<<<<
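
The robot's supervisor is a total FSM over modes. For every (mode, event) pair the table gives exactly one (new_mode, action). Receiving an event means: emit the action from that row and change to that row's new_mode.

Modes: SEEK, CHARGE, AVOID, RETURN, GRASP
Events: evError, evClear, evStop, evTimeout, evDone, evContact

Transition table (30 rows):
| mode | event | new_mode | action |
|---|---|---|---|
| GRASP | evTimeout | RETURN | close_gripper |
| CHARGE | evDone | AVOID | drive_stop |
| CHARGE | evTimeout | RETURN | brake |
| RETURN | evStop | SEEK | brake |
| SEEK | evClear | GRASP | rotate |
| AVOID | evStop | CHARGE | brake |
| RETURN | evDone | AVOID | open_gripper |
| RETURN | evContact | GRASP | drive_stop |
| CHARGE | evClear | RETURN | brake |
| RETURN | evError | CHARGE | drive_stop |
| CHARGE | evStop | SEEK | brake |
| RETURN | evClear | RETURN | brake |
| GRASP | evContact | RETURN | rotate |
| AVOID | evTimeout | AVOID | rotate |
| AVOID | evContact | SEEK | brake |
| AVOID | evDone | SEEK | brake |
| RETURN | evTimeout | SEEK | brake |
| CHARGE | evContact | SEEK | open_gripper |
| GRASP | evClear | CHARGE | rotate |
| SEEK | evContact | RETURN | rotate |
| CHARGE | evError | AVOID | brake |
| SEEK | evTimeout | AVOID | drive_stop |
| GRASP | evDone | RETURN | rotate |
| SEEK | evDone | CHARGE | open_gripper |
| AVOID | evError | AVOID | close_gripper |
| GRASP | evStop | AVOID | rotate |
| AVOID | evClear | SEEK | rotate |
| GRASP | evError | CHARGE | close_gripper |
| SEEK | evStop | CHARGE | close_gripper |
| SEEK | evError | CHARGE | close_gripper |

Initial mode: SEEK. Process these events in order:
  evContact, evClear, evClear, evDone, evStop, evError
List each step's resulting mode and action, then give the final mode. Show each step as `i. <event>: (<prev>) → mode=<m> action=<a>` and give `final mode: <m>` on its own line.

final mode: AVOID

1. evContact: (SEEK) → mode=RETURN action=rotate
2. evClear: (RETURN) → mode=RETURN action=brake
3. evClear: (RETURN) → mode=RETURN action=brake
4. evDone: (RETURN) → mode=AVOID action=open_gripper
5. evStop: (AVOID) → mode=CHARGE action=brake
6. evError: (CHARGE) → mode=AVOID action=brake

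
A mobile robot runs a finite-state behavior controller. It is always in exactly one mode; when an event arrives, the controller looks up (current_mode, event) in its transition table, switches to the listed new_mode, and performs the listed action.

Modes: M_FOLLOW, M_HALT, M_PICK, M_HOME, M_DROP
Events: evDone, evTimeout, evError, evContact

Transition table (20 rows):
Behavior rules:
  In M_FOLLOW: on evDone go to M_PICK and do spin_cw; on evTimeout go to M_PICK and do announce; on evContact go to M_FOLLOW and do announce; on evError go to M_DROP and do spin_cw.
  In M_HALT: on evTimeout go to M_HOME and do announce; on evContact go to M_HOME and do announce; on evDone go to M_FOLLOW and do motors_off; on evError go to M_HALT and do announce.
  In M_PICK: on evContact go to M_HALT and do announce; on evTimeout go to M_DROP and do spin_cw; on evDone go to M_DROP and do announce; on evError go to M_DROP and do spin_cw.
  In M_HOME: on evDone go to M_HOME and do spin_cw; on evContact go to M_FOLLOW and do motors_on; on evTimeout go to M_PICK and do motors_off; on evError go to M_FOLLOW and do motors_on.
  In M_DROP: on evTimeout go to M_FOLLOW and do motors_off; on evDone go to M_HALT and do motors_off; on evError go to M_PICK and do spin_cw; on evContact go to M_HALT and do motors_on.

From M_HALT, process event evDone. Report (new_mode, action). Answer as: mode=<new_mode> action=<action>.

mode=M_FOLLOW action=motors_off

current mode = M_HALT; filter table to that mode:
  (M_HALT, evTimeout) → (M_HOME, announce)
  (M_HALT, evContact) → (M_HOME, announce)
  (M_HALT, evDone) → (M_FOLLOW, motors_off)  ← event matches
  (M_HALT, evError) → (M_HALT, announce)
event = evDone selects (M_FOLLOW, motors_off)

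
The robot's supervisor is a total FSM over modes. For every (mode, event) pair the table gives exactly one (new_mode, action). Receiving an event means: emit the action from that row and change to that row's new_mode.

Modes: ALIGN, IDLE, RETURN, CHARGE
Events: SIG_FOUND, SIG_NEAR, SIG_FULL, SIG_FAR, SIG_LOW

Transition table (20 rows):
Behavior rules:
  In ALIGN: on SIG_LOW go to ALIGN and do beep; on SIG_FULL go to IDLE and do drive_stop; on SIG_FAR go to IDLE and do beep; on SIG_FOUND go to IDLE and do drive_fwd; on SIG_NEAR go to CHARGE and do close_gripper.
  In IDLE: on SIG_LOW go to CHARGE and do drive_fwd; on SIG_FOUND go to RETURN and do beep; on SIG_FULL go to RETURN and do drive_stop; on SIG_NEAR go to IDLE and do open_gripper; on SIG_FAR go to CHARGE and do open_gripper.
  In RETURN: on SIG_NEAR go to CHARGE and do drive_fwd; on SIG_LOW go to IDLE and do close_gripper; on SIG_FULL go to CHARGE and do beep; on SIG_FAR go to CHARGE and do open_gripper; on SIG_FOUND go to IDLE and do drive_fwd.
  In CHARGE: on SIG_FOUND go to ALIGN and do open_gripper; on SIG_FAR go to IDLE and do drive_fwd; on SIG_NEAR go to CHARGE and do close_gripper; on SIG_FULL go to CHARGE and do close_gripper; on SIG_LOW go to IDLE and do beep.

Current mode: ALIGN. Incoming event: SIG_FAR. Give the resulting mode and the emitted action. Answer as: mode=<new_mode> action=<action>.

mode=IDLE action=beep

current mode = ALIGN; filter table to that mode:
  (ALIGN, SIG_LOW) → (ALIGN, beep)
  (ALIGN, SIG_FULL) → (IDLE, drive_stop)
  (ALIGN, SIG_FAR) → (IDLE, beep)  ← event matches
  (ALIGN, SIG_FOUND) → (IDLE, drive_fwd)
  (ALIGN, SIG_NEAR) → (CHARGE, close_gripper)
event = SIG_FAR selects (IDLE, beep)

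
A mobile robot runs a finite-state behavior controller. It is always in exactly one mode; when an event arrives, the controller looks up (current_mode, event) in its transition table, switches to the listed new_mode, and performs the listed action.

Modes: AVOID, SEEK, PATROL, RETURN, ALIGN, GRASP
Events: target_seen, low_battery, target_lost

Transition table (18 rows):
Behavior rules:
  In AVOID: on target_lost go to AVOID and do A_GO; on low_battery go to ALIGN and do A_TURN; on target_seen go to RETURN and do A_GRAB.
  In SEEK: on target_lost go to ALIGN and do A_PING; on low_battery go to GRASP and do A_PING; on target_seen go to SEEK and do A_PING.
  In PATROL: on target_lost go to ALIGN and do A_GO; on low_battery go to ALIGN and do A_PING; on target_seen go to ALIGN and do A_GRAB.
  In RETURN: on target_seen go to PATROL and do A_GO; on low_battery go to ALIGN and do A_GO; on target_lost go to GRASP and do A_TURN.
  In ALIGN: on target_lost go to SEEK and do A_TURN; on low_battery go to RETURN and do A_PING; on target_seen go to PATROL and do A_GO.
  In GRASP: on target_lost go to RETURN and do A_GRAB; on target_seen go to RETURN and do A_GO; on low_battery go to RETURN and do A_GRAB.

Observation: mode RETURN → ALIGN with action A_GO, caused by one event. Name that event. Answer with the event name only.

low_battery

try target_seen: (RETURN, target_seen) → (PATROL, A_GO)
try low_battery: (RETURN, low_battery) → (ALIGN, A_GO)  ← matches
try target_lost: (RETURN, target_lost) → (GRASP, A_TURN)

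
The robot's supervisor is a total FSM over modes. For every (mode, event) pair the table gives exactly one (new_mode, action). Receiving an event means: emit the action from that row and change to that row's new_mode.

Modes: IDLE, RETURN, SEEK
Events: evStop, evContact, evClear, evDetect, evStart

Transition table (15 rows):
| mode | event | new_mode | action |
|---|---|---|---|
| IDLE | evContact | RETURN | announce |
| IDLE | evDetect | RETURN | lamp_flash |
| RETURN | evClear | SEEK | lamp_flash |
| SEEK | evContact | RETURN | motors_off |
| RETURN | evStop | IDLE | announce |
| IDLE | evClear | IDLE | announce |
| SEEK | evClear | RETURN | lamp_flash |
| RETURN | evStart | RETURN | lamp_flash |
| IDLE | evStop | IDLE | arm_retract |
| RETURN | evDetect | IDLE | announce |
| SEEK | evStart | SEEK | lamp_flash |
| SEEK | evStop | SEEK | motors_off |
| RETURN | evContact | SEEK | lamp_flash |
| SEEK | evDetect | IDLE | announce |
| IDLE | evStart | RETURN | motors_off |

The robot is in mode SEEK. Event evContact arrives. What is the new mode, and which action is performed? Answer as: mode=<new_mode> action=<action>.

mode=RETURN action=motors_off

current mode = SEEK; filter table to that mode:
  (SEEK, evContact) → (RETURN, motors_off)  ← event matches
  (SEEK, evClear) → (RETURN, lamp_flash)
  (SEEK, evStart) → (SEEK, lamp_flash)
  (SEEK, evStop) → (SEEK, motors_off)
  (SEEK, evDetect) → (IDLE, announce)
event = evContact selects (RETURN, motors_off)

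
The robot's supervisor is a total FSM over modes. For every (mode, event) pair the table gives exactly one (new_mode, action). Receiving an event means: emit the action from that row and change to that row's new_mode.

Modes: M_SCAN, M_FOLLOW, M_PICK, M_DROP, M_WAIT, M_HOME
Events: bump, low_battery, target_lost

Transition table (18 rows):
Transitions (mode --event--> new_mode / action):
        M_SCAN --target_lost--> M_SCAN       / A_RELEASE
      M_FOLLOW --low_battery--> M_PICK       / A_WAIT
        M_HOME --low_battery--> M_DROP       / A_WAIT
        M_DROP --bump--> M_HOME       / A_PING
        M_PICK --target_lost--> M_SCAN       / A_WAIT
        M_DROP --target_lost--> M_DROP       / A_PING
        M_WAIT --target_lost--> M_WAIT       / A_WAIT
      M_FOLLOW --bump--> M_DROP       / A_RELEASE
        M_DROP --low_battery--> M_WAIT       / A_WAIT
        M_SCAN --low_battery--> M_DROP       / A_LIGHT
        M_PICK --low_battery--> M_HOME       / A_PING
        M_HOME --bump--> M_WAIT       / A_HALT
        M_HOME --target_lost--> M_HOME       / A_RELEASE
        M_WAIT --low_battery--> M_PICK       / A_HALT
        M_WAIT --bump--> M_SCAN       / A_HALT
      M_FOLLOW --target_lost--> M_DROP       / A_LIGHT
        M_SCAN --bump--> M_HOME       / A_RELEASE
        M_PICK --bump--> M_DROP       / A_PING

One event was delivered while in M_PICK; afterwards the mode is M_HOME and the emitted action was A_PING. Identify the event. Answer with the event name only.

low_battery

try bump: (M_PICK, bump) → (M_DROP, A_PING)
try low_battery: (M_PICK, low_battery) → (M_HOME, A_PING)  ← matches
try target_lost: (M_PICK, target_lost) → (M_SCAN, A_WAIT)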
>>>>
• _Assignment_
Find where the line with "Events: evError, evClear, evStop, evTimeout, evDone, evContact" sits in the material above, then copy exactly from it through the line with "evContact, evClear, evClear, evDone, evStop, evError". Add no other line.

• _Result for this task_
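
Events: evError, evClear, evStop, evTimeout, evDone, evContact

Transition table (30 rows):
| mode | event | new_mode | action |
|---|---|---|---|
| GRASP | evTimeout | RETURN | close_gripper |
| CHARGE | evDone | AVOID | drive_stop |
| CHARGE | evTimeout | RETURN | brake |
| RETURN | evStop | SEEK | brake |
| SEEK | evClear | GRASP | rotate |
| AVOID | evStop | CHARGE | brake |
| RETURN | evDone | AVOID | open_gripper |
| RETURN | evContact | GRASP | drive_stop |
| CHARGE | evClear | RETURN | brake |
| RETURN | evError | CHARGE | drive_stop |
| CHARGE | evStop | SEEK | brake |
| RETURN | evClear | RETURN | brake |
| GRASP | evContact | RETURN | rotate |
| AVOID | evTimeout | AVOID | rotate |
| AVOID | evContact | SEEK | brake |
| AVOID | evDone | SEEK | brake |
| RETURN | evTimeout | SEEK | brake |
| CHARGE | evContact | SEEK | open_gripper |
| GRASP | evClear | CHARGE | rotate |
| SEEK | evContact | RETURN | rotate |
| CHARGE | evError | AVOID | brake |
| SEEK | evTimeout | AVOID | drive_stop |
| GRASP | evDone | RETURN | rotate |
| SEEK | evDone | CHARGE | open_gripper |
| AVOID | evError | AVOID | close_gripper |
| GRASP | evStop | AVOID | rotate |
| AVOID | evClear | SEEK | rotate |
| GRASP | evError | CHARGE | close_gripper |
| SEEK | evStop | CHARGE | close_gripper |
| SEEK | evError | CHARGE | close_gripper |

Initial mode: SEEK. Process these events in order:
  evContact, evClear, evClear, evDone, evStop, evError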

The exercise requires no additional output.